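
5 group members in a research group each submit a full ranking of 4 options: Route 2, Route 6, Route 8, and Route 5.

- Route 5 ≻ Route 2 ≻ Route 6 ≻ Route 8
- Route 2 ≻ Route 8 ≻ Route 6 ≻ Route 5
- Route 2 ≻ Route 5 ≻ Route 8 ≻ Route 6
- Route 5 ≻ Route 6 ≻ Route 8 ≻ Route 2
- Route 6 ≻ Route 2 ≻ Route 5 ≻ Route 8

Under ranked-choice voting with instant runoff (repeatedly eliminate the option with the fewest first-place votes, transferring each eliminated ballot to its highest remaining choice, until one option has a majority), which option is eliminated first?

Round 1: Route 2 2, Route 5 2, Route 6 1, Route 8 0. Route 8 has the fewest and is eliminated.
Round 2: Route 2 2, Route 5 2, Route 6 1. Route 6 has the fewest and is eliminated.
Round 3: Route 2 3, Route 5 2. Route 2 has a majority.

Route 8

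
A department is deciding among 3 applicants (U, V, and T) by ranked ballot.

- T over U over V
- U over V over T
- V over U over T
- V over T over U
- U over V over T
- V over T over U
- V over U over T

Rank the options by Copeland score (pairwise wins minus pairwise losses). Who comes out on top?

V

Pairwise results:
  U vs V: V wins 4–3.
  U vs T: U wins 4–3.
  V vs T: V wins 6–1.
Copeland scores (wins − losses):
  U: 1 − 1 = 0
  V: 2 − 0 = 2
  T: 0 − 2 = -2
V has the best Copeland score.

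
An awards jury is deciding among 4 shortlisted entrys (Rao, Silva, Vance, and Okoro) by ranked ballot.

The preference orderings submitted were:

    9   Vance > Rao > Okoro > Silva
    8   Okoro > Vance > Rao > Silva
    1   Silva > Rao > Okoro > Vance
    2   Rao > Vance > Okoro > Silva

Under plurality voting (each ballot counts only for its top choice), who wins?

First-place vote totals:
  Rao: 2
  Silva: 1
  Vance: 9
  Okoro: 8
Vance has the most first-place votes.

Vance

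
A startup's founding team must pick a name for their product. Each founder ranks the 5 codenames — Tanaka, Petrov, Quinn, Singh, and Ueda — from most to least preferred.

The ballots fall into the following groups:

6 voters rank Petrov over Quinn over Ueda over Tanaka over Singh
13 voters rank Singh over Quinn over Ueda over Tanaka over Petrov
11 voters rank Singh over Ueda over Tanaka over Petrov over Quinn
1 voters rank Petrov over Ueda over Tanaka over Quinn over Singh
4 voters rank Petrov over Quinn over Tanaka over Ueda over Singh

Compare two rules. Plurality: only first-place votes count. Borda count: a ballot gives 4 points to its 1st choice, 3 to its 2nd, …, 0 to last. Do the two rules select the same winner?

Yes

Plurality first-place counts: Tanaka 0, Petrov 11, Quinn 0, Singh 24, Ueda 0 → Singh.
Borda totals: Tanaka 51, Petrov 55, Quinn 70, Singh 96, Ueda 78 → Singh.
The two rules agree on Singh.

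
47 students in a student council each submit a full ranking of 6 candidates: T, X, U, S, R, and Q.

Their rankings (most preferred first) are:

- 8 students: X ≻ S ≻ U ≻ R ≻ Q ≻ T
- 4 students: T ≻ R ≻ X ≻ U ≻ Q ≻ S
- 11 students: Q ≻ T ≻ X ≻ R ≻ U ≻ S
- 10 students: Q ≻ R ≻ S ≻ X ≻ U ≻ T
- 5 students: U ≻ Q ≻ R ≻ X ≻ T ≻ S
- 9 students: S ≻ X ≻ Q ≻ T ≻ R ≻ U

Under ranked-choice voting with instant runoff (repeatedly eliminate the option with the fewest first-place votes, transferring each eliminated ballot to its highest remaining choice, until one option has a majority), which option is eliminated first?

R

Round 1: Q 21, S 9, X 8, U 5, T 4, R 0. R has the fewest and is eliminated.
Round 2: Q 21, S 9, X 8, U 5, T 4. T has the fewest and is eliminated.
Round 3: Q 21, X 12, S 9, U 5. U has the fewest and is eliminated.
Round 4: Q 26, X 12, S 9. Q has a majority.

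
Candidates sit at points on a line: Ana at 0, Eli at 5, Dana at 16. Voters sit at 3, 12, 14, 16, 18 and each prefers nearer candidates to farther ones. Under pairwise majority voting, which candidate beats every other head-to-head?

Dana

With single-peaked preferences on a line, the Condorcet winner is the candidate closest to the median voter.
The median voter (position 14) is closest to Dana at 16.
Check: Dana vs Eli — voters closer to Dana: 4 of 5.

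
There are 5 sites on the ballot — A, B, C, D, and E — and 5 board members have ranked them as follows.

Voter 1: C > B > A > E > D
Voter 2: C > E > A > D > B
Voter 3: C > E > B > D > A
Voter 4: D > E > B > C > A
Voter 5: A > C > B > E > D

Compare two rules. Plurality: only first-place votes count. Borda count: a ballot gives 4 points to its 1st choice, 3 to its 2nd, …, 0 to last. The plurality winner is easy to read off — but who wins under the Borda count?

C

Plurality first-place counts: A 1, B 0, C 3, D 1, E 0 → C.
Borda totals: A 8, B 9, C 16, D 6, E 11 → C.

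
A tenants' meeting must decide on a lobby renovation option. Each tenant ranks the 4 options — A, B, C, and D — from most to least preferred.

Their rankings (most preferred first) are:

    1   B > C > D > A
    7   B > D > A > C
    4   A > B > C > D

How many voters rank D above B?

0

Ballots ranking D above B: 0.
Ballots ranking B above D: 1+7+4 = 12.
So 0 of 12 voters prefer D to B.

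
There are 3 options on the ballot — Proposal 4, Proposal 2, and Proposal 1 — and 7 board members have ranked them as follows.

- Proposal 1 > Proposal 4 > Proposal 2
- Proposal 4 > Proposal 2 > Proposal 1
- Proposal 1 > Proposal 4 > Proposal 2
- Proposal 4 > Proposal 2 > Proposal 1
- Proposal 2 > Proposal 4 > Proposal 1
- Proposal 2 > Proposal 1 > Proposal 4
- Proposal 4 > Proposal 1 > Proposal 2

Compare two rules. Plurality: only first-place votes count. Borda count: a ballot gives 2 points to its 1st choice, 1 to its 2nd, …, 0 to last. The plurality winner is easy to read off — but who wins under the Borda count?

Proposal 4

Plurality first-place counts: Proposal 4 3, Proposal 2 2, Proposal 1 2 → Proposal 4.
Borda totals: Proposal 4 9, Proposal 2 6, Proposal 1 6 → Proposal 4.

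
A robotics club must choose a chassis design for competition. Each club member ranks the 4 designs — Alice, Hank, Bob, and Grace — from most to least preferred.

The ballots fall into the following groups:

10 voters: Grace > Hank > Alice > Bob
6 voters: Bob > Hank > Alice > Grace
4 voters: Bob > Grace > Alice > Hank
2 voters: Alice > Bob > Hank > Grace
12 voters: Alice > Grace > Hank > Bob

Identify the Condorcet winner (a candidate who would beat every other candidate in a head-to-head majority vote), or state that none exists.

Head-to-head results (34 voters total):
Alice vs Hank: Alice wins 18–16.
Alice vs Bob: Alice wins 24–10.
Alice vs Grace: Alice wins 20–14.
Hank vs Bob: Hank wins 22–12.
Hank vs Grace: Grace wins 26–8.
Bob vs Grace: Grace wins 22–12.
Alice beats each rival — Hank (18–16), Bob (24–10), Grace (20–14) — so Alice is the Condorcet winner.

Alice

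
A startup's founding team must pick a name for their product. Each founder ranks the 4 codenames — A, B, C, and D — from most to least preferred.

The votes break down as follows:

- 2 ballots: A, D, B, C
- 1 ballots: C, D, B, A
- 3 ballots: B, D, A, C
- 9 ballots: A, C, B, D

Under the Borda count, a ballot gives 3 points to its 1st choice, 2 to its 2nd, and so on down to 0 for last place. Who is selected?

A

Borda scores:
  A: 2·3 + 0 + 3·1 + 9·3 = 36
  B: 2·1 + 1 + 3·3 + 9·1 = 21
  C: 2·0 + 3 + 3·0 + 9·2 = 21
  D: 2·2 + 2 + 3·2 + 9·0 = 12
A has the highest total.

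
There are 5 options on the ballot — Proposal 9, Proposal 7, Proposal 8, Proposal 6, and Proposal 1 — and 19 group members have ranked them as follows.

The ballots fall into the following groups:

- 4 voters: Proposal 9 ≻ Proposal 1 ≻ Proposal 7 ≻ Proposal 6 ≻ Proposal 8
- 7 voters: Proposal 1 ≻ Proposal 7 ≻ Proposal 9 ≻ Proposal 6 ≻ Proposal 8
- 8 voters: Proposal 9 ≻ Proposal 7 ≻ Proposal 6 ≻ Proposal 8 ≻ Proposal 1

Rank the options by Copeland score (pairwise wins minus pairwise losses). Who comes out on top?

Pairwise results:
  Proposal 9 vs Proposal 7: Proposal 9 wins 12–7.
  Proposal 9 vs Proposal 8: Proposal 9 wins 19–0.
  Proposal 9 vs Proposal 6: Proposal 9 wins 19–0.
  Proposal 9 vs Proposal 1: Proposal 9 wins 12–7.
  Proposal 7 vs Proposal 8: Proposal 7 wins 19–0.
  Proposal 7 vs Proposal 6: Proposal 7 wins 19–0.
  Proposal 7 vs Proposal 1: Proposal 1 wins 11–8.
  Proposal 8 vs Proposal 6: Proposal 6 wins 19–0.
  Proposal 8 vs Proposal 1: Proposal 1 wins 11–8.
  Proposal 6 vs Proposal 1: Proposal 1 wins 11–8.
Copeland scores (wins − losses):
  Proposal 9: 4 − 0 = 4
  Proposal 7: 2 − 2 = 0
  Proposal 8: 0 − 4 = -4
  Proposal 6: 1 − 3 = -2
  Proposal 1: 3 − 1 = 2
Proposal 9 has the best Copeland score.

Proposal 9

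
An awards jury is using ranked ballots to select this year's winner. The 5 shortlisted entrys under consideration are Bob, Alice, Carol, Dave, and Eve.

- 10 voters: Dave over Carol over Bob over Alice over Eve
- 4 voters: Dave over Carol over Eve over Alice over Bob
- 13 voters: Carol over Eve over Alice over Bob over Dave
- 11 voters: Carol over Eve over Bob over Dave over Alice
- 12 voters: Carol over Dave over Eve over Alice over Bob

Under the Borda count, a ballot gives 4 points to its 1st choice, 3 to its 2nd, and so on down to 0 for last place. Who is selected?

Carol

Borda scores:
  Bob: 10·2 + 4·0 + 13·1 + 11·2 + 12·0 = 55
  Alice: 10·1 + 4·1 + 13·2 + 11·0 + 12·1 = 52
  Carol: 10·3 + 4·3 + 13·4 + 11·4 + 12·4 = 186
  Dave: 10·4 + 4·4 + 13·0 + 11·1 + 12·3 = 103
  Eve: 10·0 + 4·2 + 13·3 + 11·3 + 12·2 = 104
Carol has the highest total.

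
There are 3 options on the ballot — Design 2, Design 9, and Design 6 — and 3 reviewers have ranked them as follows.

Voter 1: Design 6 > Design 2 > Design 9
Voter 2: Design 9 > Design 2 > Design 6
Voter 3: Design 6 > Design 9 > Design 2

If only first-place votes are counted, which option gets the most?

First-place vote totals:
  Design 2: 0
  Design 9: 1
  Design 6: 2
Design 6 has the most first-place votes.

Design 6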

============================================================

* [Exercise prompt] The lines from the beginning of the records through the line containing "- Route 6 ≻ Route 2 ≻ Route 5 ≻ Route 8" should be reproduced exactly. Include nothing else.

* [Task answer]
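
5 group members in a research group each submit a full ranking of 4 options: Route 2, Route 6, Route 8, and Route 5.

- Route 5 ≻ Route 2 ≻ Route 6 ≻ Route 8
- Route 2 ≻ Route 8 ≻ Route 6 ≻ Route 5
- Route 2 ≻ Route 5 ≻ Route 8 ≻ Route 6
- Route 5 ≻ Route 6 ≻ Route 8 ≻ Route 2
- Route 6 ≻ Route 2 ≻ Route 5 ≻ Route 8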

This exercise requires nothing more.